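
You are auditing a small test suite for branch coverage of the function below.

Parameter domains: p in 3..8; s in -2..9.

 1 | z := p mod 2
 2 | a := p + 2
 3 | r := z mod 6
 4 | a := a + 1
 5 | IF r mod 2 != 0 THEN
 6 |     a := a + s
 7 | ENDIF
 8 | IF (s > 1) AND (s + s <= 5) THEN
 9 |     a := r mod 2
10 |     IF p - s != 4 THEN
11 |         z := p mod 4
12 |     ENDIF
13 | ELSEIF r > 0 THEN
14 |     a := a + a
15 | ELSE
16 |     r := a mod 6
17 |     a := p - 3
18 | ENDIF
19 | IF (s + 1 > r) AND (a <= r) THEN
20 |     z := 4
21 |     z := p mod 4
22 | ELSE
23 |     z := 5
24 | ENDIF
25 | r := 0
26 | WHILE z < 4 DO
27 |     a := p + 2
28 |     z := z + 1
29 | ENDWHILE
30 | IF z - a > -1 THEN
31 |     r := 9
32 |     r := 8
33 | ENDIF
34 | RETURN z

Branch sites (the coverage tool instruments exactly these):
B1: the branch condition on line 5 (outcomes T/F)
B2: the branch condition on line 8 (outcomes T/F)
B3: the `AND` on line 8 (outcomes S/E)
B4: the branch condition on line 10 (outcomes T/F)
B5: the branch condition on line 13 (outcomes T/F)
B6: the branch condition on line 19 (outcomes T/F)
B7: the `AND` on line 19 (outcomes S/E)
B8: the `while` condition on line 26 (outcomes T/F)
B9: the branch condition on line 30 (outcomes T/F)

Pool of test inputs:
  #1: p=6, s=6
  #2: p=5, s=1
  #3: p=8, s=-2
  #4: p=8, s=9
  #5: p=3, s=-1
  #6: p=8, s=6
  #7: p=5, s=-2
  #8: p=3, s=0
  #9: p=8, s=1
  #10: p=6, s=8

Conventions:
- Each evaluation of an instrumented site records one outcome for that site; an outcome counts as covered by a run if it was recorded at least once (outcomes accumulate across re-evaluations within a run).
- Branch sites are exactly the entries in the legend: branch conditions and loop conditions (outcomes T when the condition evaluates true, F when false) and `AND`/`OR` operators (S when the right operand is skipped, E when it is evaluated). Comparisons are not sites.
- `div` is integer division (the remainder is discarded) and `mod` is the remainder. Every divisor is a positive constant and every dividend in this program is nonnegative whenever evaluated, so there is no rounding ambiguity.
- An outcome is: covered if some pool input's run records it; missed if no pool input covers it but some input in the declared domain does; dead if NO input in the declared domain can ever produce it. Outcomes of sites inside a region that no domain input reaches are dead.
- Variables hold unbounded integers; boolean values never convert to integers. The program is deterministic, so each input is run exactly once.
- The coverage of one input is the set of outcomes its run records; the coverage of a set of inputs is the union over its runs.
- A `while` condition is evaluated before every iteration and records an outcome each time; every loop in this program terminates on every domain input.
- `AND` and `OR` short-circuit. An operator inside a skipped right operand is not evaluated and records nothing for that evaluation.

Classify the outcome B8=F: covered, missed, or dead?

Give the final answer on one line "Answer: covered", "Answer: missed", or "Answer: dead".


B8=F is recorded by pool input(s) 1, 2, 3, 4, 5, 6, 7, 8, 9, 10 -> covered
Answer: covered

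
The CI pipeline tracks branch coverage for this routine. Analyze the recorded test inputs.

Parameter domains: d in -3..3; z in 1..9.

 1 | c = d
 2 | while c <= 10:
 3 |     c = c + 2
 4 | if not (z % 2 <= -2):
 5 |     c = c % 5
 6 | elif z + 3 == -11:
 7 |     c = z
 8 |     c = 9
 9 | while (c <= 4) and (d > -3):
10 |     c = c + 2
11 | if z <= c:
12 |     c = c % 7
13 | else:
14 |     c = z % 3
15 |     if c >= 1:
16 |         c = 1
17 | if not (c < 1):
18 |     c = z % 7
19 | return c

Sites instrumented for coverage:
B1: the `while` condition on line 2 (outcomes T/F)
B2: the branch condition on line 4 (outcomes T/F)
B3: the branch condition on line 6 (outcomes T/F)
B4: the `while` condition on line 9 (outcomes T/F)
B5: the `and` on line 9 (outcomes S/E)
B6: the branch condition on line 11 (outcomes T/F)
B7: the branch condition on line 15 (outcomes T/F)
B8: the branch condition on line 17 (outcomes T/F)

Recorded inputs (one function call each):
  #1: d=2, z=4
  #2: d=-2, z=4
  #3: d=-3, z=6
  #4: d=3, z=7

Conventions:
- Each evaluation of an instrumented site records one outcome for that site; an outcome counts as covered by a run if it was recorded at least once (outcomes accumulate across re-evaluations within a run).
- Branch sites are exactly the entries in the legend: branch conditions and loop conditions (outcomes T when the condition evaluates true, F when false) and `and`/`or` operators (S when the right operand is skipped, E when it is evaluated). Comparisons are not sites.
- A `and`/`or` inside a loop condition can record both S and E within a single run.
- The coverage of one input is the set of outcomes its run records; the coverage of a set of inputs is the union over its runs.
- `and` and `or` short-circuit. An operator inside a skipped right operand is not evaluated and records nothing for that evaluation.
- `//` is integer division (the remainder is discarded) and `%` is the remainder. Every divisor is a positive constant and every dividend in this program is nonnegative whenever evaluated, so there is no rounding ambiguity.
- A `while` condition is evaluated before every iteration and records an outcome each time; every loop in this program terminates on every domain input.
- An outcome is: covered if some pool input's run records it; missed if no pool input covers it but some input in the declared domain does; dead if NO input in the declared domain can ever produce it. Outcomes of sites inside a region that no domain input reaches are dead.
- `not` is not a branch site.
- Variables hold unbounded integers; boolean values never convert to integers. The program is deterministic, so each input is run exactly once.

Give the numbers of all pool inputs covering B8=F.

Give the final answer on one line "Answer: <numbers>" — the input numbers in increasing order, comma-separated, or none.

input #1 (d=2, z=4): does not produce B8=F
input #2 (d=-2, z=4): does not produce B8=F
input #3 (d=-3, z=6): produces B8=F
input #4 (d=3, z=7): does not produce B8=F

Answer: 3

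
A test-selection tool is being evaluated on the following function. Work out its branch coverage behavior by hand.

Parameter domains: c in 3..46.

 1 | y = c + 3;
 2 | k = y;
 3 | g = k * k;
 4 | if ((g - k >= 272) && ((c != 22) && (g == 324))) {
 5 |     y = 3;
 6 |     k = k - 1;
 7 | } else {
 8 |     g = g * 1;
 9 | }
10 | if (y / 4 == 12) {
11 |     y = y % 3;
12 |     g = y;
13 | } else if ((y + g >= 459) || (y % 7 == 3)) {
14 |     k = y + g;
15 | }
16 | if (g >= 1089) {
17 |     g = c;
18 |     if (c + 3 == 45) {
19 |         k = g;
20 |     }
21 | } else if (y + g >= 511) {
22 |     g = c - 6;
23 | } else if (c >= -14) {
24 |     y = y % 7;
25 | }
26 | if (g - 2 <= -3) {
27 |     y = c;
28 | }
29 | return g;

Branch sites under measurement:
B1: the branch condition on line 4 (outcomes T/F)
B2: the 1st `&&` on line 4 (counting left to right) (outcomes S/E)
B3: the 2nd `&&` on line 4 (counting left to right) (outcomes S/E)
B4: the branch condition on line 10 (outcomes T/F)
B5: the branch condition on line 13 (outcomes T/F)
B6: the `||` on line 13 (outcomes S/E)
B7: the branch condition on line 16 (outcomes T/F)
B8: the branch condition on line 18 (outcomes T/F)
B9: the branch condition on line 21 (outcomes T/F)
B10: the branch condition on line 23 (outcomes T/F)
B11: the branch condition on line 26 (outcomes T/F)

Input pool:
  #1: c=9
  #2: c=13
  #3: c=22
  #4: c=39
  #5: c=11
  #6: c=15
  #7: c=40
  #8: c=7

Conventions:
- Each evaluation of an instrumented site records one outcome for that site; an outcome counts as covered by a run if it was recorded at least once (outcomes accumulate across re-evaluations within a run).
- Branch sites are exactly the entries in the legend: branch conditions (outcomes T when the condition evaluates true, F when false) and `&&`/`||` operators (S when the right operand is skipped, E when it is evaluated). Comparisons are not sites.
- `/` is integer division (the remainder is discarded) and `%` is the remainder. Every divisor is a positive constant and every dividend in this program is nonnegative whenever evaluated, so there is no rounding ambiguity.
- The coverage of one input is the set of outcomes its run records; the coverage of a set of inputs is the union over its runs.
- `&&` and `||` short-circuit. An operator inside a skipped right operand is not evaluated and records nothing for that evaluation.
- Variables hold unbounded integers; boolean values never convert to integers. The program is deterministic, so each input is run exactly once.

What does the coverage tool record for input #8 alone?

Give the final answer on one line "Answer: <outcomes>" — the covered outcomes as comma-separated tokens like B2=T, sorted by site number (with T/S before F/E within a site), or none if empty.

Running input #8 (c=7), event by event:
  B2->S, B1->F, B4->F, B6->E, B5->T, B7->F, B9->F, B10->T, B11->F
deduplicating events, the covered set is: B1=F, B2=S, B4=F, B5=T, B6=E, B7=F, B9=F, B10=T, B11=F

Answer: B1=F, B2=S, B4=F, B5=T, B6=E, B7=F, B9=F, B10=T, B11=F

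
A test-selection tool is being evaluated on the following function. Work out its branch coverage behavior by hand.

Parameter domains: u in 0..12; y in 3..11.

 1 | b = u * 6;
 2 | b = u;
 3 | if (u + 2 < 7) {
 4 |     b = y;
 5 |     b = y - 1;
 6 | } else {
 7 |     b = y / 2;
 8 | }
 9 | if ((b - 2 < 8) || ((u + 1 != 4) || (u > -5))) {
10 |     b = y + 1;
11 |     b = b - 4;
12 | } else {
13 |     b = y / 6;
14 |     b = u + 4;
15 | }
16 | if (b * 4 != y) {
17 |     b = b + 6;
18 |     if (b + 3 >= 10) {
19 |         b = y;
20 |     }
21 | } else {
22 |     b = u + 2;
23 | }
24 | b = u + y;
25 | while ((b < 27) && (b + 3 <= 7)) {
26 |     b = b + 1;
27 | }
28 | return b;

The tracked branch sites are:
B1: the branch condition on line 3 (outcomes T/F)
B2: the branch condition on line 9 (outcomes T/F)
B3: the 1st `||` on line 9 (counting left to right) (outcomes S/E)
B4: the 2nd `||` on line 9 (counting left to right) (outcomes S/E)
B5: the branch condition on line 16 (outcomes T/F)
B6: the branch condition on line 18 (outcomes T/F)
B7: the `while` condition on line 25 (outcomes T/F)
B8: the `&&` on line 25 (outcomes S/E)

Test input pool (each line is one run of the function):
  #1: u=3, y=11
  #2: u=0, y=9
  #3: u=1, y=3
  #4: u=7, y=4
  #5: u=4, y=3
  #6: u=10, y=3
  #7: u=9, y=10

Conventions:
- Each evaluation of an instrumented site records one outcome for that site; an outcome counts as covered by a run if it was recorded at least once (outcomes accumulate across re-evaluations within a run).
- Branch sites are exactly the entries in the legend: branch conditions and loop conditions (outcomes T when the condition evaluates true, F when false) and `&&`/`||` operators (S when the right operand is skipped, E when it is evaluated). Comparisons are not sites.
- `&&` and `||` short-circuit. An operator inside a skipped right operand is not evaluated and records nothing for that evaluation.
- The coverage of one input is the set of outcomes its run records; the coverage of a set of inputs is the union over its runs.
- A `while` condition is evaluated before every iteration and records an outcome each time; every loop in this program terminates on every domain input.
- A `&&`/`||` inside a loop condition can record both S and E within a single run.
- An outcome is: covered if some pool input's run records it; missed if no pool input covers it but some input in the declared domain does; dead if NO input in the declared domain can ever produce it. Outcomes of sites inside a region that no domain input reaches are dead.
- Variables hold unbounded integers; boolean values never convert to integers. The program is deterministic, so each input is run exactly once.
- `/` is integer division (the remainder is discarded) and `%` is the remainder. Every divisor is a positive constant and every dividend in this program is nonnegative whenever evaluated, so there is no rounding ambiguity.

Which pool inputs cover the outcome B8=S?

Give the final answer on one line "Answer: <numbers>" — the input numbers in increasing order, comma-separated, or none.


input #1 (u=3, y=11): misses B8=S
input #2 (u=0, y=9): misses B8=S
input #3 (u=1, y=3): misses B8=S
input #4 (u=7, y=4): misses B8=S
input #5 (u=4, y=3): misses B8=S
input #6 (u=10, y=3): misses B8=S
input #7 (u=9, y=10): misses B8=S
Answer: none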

..............................

**Your goal**: What you give back should be exactly the lines of the data above from the line with "B1: the branch condition on line 4" through the line with "branch conditions (outcomes", both of those included, and nothing more.

**Completed exercise**:
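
B1: the branch condition on line 4 (outcomes T/F)
B2: the 1st `&&` on line 4 (counting left to right) (outcomes S/E)
B3: the 2nd `&&` on line 4 (counting left to right) (outcomes S/E)
B4: the branch condition on line 10 (outcomes T/F)
B5: the branch condition on line 13 (outcomes T/F)
B6: the `||` on line 13 (outcomes S/E)
B7: the branch condition on line 16 (outcomes T/F)
B8: the branch condition on line 18 (outcomes T/F)
B9: the branch condition on line 21 (outcomes T/F)
B10: the branch condition on line 23 (outcomes T/F)
B11: the branch condition on line 26 (outcomes T/F)

Input pool:
  #1: c=9
  #2: c=13
  #3: c=22
  #4: c=39
  #5: c=11
  #6: c=15
  #7: c=40
  #8: c=7

Conventions:
- Each evaluation of an instrumented site records one outcome for that site; an outcome counts as covered by a run if it was recorded at least once (outcomes accumulate across re-evaluations within a run).
- Branch sites are exactly the entries in the legend: branch conditions (outcomes T when the condition evaluates true, F when false) and `&&`/`||` operators (S when the right operand is skipped, E when it is evaluated). Comparisons are not sites.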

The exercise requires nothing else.